You are asked to filter the data below and copy every line holding "bending".

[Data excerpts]
------
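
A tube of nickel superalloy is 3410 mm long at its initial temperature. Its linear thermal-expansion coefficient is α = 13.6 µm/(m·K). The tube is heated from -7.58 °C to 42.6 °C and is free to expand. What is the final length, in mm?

3412.3 mm

ΔT = 42.6 − (-7.58) = 50.18 K.
ΔL = α·L₀·ΔT = 13.6×10⁻⁶ × 3410 mm × 50.18 K = 2.33 mm.
L = L₀ + ΔL = 3410 + 2.33 = 3412.3 mm.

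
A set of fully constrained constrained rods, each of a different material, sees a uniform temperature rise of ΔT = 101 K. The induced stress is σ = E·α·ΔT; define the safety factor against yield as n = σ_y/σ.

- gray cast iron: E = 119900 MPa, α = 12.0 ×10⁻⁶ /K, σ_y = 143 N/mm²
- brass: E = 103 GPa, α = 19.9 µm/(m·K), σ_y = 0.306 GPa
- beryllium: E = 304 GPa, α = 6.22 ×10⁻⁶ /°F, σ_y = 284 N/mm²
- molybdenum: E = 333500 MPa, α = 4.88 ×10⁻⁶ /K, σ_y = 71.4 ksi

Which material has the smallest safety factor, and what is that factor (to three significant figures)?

beryllium, n = 0.826

Per material, after unit conversion:
  gray cast iron: E = 119.9, α = 12.0, σ_y = 143.0 → σ = 145 MPa, n = 0.984
  brass: E = 103.0, α = 19.9, σ_y = 306.0 → σ = 207 MPa, n = 1.48
  beryllium: E = 304.0, α = 11.2, σ_y = 284.0 → σ = 344 MPa, n = 0.826
  molybdenum: E = 333.5, α = 4.88, σ_y = 492.3 → σ = 164 MPa, n = 2.99
Smallest n: beryllium with n = 0.826.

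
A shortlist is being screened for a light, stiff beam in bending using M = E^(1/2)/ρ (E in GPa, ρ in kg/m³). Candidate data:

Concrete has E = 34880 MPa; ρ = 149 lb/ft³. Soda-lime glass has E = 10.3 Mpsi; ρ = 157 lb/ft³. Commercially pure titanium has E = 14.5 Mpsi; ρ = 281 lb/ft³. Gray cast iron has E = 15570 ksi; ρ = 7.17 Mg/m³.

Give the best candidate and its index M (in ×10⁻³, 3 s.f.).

soda-lime glass, M = 3.35×10⁻³

Normalizing units and computing the index:
  concrete: E = 34.88 GPa, ρ = 2387 kg/m³
  soda-lime glass: E = 71.02 GPa, ρ = 2515 kg/m³
  commercially pure titanium: E = 99.97 GPa, ρ = 4501 kg/m³
  gray cast iron: E = 107.4 GPa, ρ = 7170 kg/m³
  soda-lime glass: M = 3.35×10⁻³
  concrete: M = 2.47×10⁻³
  commercially pure titanium: M = 2.22×10⁻³
  gray cast iron: M = 1.45×10⁻³
Highest index: soda-lime glass.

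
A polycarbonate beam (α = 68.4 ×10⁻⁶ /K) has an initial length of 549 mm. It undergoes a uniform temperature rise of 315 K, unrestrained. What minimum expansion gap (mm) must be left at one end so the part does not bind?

11.8 mm

ΔL = α·L₀·ΔT = 68.4×10⁻⁶ × 549 mm × 315.0 K = 11.8 mm.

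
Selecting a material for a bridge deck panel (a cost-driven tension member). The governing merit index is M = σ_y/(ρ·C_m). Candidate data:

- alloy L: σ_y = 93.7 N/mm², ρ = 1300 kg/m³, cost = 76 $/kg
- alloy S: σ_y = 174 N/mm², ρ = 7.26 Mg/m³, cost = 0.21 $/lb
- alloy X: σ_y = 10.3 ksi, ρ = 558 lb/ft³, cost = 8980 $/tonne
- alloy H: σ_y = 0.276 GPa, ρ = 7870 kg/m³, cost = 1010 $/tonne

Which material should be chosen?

alloy S

Putting every candidate on a common basis:
  alloy L: σ_y = 93.70 MPa, ρ = 1300 kg/m³, cost = 76.00 $/kg
  alloy S: σ_y = 174.0 MPa, ρ = 7260 kg/m³, cost = 0.4630 $/kg
  alloy X: σ_y = 71.02 MPa, ρ = 8938 kg/m³, cost = 8.980 $/kg
  alloy H: σ_y = 276.0 MPa, ρ = 7870 kg/m³, cost = 1.010 $/kg
  alloy S: M = 51.8 kN·m per $
  alloy H: M = 34.7 kN·m per $
  alloy L: M = 0.948 kN·m per $
  alloy X: M = 0.885 kN·m per $
Highest index: alloy S.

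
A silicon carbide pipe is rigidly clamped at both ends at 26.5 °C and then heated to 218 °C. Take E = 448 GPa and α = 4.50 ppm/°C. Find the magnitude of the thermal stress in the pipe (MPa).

386 MPa

ΔT = 191.5 K. Constrained thermal stress σ = E·α·ΔT = 448.0×10³ MPa × 4.50×10⁻⁶ × 191.5 = 386 MPa (compressive).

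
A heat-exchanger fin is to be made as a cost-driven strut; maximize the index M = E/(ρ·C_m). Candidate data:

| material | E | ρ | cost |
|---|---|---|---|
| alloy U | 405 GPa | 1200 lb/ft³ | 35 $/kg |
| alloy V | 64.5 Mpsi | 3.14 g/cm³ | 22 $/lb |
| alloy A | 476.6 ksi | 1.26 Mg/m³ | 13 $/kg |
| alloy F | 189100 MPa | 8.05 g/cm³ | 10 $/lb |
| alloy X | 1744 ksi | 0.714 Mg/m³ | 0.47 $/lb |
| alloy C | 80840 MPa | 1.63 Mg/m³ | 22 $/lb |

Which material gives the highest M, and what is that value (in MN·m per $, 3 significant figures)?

alloy X, M = 16.3 MN·m per $

In SI units:
  alloy U: E = 405.0 GPa, ρ = 19220 kg/m³, cost = 35.00 $/kg
  alloy V: E = 444.7 GPa, ρ = 3140 kg/m³, cost = 48.50 $/kg
  alloy A: E = 3.286 GPa, ρ = 1260 kg/m³, cost = 13.00 $/kg
  alloy F: E = 189.1 GPa, ρ = 8050 kg/m³, cost = 22.05 $/kg
  alloy X: E = 12.02 GPa, ρ = 714.0 kg/m³, cost = 1.036 $/kg
  alloy C: E = 80.84 GPa, ρ = 1630 kg/m³, cost = 48.50 $/kg
  alloy X: M = 16.3 MN·m per $
  alloy V: M = 2.92 MN·m per $
  alloy F: M = 1.07 MN·m per $
  alloy C: M = 1.02 MN·m per $
  alloy U: M = 0.602 MN·m per $
  alloy A: M = 0.201 MN·m per $
The maximum is for alloy X.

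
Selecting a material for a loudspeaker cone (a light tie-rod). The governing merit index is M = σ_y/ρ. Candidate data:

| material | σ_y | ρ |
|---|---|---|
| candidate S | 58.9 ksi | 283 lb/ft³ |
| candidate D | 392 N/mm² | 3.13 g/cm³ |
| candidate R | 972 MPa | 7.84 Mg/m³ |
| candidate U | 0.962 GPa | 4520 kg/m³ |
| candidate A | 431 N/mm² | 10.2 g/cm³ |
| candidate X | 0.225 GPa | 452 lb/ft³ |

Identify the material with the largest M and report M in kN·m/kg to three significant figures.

Convert each candidate to consistent units, then evaluate M:
  candidate S: σ_y = 406.1 MPa, ρ = 4533 kg/m³
  candidate D: σ_y = 392.0 MPa, ρ = 3130 kg/m³
  candidate R: σ_y = 972.0 MPa, ρ = 7840 kg/m³
  candidate U: σ_y = 962.0 MPa, ρ = 4520 kg/m³
  candidate A: σ_y = 431.0 MPa, ρ = 10200 kg/m³
  candidate X: σ_y = 225.0 MPa, ρ = 7240 kg/m³
  candidate U: M = 213 kN·m/kg
  candidate D: M = 125 kN·m/kg
  candidate R: M = 124 kN·m/kg
  candidate S: M = 89.6 kN·m/kg
  candidate A: M = 42.3 kN·m/kg
  candidate X: M = 31.1 kN·m/kg
Candidate U ranks first.

candidate U, M = 213 kN·m/kg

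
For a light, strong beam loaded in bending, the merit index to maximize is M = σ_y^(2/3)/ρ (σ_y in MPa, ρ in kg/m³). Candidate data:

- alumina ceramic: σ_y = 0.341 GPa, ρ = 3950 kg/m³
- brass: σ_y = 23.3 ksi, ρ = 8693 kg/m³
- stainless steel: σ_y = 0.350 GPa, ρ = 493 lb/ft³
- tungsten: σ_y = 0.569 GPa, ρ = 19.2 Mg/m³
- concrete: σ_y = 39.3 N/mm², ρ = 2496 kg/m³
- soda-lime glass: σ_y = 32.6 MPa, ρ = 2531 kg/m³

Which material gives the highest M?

Convert each candidate to consistent units, then evaluate M:
  alumina ceramic: σ_y = 341.0 MPa, ρ = 3950 kg/m³
  brass: σ_y = 160.6 MPa, ρ = 8693 kg/m³
  stainless steel: σ_y = 350.0 MPa, ρ = 7897 kg/m³
  tungsten: σ_y = 569.0 MPa, ρ = 19200 kg/m³
  concrete: σ_y = 39.30 MPa, ρ = 2496 kg/m³
  soda-lime glass: σ_y = 32.60 MPa, ρ = 2531 kg/m³
  alumina ceramic: M = 12.4×10⁻³
  stainless steel: M = 6.29×10⁻³
  concrete: M = 4.63×10⁻³
  soda-lime glass: M = 4.03×10⁻³
  tungsten: M = 3.58×10⁻³
  brass: M = 3.40×10⁻³
Alumina ceramic has the largest M.

alumina ceramic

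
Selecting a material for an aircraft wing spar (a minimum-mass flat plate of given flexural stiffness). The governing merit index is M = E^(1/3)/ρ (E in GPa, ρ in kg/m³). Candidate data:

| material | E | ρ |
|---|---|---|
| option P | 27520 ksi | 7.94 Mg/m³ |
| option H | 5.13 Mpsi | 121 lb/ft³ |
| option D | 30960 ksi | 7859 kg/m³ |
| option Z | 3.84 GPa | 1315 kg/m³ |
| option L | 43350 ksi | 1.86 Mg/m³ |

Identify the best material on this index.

In SI units:
  option P: E = 189.7 GPa, ρ = 7940 kg/m³
  option H: E = 35.37 GPa, ρ = 1938 kg/m³
  option D: E = 213.5 GPa, ρ = 7859 kg/m³
  option Z: E = 3.840 GPa, ρ = 1315 kg/m³
  option L: E = 298.9 GPa, ρ = 1860 kg/m³
  option L: M = 3.59×10⁻³
  option H: M = 1.69×10⁻³
  option Z: M = 1.19×10⁻³
  option D: M = 0.760×10⁻³
  option P: M = 0.724×10⁻³
Option L has the largest M.

option L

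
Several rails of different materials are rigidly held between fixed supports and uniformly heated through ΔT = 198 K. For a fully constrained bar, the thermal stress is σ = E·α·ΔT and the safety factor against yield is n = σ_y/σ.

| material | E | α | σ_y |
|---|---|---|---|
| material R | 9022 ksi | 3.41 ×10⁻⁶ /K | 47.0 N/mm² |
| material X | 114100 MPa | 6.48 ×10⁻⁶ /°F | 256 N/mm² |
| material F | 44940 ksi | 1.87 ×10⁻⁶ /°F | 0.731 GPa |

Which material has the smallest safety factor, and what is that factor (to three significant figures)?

material X, n = 0.971

Per material, after unit conversion:
  material R: E = 62.20, α = 3.41, σ_y = 47.00 → σ = 42.0 MPa, n = 1.12
  material X: E = 114.1, α = 11.7, σ_y = 256.0 → σ = 264 MPa, n = 0.971
  material F: E = 309.9, α = 3.37, σ_y = 731.0 → σ = 207 MPa, n = 3.54
Smallest n: material X with n = 0.971.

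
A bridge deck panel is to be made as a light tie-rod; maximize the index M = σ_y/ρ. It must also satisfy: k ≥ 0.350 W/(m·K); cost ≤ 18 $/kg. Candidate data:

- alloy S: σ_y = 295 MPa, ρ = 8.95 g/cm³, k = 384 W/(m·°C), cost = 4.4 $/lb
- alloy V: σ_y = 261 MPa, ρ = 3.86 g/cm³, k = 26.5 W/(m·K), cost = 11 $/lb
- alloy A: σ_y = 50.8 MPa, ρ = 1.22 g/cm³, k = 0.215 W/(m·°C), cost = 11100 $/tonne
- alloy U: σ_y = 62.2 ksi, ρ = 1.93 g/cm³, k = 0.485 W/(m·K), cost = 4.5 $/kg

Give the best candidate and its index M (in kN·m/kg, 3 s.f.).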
------
[PROBLEM SOLUTION]
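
A shortlist is being screened for a light, stiff beam in bending using M = E^(1/2)/ρ (E in GPa, ρ in kg/m³). Candidate data:
For a light, strong beam loaded in bending, the merit index to maximize is M = σ_y^(2/3)/ρ (σ_y in MPa, ρ in kg/m³). Candidate data: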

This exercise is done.